**Records provided:**
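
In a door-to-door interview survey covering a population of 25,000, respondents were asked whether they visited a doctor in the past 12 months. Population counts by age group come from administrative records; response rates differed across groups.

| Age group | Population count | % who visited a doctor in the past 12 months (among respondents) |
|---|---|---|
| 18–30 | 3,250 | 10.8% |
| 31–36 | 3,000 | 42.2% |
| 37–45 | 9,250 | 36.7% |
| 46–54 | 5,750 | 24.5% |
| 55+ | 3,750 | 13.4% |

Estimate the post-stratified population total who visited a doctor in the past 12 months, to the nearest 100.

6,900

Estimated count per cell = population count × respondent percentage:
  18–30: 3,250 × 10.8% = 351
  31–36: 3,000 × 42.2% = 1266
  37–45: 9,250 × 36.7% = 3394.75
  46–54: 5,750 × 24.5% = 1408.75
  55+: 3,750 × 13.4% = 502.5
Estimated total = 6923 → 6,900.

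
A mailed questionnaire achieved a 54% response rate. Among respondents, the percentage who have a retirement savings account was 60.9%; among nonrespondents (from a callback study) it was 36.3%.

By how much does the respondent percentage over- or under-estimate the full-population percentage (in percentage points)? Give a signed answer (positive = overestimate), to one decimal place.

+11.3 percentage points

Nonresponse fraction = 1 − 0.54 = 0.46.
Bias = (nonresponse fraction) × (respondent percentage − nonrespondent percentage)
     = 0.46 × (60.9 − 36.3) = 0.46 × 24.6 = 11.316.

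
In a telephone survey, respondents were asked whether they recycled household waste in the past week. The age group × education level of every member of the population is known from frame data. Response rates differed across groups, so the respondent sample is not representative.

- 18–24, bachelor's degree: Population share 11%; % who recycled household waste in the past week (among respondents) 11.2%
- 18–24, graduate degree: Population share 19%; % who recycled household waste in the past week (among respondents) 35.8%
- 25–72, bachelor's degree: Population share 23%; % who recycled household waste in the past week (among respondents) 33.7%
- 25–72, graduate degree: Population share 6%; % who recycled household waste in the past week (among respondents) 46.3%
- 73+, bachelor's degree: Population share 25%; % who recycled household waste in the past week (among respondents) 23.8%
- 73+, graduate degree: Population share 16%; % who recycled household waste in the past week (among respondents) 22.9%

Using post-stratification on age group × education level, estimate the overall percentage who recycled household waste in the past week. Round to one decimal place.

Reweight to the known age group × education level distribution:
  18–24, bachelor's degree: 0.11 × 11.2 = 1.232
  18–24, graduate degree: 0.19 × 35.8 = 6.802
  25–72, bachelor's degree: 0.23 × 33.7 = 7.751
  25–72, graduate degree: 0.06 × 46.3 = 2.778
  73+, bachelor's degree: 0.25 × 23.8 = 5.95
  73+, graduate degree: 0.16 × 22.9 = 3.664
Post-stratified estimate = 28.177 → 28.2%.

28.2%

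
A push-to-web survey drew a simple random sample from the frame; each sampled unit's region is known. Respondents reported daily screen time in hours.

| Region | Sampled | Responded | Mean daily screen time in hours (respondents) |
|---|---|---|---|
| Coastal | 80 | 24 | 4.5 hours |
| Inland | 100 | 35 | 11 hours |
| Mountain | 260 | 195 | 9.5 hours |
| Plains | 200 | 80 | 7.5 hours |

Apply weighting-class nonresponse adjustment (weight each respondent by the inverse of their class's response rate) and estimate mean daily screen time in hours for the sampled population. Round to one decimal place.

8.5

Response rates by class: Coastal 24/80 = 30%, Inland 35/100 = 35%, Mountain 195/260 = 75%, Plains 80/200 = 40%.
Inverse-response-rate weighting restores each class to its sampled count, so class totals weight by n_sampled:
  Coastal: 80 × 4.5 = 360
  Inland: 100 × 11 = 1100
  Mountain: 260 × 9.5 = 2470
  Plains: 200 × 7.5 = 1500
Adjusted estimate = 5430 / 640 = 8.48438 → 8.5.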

==

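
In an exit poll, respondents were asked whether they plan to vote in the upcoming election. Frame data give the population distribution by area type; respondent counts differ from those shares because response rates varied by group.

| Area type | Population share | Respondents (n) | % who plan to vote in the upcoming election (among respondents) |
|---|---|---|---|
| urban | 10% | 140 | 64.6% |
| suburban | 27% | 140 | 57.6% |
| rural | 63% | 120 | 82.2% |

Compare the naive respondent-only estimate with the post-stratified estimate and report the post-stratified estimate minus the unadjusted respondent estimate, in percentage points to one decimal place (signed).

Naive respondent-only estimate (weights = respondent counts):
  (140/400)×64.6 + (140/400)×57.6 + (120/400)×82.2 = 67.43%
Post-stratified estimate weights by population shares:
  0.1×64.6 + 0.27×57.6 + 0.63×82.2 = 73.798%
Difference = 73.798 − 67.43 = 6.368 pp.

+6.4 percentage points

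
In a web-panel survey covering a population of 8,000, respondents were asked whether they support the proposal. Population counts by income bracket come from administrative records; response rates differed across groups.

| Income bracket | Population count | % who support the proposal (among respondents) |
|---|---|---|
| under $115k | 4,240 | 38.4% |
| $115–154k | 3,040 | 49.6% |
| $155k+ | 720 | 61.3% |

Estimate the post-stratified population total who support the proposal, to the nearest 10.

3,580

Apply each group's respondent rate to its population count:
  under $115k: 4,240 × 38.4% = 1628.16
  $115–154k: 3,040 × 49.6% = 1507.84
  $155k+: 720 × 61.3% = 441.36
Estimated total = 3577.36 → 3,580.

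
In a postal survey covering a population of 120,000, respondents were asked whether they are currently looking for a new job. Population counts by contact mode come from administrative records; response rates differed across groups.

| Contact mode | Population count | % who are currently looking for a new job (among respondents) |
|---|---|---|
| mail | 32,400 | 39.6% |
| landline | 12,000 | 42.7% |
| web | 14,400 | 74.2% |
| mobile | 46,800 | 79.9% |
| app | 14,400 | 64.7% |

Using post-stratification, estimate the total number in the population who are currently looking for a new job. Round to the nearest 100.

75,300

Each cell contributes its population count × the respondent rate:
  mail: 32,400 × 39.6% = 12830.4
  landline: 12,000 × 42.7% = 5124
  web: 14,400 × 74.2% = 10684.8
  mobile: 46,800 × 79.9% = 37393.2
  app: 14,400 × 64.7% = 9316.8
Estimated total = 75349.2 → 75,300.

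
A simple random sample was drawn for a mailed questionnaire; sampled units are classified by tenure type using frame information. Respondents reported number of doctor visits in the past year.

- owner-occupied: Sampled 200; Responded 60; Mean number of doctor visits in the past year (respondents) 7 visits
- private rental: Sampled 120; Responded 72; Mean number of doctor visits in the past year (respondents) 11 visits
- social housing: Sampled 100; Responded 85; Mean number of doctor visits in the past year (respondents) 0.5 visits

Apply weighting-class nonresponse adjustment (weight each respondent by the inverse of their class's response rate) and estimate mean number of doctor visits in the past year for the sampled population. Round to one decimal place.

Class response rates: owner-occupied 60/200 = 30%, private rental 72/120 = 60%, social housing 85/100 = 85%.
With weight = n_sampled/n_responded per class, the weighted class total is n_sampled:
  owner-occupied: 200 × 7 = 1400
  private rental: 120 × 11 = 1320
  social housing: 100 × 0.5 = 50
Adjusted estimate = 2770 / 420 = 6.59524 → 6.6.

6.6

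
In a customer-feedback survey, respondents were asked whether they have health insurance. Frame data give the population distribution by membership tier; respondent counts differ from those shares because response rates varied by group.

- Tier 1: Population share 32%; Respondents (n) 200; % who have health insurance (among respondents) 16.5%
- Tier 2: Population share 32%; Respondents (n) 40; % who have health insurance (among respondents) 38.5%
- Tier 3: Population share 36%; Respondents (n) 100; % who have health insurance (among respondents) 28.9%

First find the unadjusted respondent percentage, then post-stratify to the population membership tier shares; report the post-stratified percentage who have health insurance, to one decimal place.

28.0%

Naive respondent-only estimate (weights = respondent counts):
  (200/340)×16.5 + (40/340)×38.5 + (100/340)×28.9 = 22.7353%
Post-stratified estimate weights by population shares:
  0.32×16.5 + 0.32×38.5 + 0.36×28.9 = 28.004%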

==

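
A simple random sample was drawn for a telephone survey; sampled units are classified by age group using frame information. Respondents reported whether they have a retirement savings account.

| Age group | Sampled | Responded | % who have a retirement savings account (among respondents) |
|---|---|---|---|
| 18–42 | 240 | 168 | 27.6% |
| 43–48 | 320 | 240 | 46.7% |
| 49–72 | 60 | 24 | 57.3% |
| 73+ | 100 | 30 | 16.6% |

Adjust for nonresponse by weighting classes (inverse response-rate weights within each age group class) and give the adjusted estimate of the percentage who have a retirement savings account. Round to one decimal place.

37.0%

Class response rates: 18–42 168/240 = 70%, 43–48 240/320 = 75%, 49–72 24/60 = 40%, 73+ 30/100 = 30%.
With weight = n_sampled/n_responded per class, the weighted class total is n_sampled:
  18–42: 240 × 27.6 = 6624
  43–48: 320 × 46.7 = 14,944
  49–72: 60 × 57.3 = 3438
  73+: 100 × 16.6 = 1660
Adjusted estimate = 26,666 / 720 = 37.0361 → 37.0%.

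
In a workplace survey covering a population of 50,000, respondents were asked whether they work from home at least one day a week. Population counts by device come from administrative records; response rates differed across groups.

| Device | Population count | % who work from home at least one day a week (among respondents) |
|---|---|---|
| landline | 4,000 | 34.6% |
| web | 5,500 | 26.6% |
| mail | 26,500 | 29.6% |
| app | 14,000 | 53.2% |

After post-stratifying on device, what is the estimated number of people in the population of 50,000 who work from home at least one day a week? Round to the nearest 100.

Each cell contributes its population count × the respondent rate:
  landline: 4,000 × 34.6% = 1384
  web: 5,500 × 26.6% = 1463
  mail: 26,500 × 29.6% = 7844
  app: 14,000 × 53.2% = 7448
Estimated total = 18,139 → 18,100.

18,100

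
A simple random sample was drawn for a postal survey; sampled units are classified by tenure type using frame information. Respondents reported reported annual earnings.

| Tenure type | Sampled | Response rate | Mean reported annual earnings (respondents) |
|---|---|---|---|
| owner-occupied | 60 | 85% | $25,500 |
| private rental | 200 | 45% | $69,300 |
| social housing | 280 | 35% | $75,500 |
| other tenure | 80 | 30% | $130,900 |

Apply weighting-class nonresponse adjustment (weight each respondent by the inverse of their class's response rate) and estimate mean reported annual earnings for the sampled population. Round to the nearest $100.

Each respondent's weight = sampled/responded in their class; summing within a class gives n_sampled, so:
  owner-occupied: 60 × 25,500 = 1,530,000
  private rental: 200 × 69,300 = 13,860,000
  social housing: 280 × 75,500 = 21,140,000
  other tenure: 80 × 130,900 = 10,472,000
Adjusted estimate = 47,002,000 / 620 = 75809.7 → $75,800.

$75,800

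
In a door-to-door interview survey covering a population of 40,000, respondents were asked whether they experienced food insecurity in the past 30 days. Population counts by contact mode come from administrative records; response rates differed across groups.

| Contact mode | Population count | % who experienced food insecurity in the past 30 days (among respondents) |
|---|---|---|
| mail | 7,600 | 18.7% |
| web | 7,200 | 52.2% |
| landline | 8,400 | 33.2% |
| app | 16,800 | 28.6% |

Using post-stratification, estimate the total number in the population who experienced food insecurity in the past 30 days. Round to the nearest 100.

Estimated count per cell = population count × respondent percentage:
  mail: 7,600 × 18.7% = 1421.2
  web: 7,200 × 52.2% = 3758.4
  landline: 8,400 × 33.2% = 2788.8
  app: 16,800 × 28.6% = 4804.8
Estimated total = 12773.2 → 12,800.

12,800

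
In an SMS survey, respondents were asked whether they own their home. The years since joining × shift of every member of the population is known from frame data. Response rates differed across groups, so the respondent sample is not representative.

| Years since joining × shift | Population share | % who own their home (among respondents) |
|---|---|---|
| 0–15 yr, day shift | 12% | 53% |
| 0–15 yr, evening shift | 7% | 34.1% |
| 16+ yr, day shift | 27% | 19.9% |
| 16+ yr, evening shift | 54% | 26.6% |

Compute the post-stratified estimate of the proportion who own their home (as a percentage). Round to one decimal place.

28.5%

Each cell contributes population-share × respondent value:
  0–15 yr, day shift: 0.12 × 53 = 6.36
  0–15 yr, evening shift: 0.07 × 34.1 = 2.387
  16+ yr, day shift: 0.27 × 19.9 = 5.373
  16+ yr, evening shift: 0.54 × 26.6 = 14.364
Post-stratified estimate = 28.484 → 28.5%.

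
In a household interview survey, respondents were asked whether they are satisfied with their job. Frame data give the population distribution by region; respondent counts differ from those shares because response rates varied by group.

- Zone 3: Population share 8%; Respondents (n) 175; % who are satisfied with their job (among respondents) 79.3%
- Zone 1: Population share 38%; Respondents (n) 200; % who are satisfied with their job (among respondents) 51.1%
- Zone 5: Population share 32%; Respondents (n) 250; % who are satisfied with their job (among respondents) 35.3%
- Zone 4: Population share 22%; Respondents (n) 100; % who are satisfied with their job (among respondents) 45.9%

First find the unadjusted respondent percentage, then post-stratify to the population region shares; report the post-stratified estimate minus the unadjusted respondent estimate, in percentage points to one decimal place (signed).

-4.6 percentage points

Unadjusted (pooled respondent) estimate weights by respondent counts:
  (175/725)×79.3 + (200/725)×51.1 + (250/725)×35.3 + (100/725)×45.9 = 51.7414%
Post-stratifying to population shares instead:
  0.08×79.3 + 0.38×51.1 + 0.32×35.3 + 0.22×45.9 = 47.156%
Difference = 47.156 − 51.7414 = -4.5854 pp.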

**Task to carry out:** Only the lines containing "because" are needed; pull them out of the listing.

**Response to this exercise:**
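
In an exit poll, respondents were asked whether they plan to vote in the upcoming election. Frame data give the population distribution by area type; respondent counts differ from those shares because response rates varied by group.
In a customer-feedback survey, respondents were asked whether they have health insurance. Frame data give the population distribution by membership tier; respondent counts differ from those shares because response rates varied by group.
In a household interview survey, respondents were asked whether they are satisfied with their job. Frame data give the population distribution by region; respondent counts differ from those shares because response rates varied by group.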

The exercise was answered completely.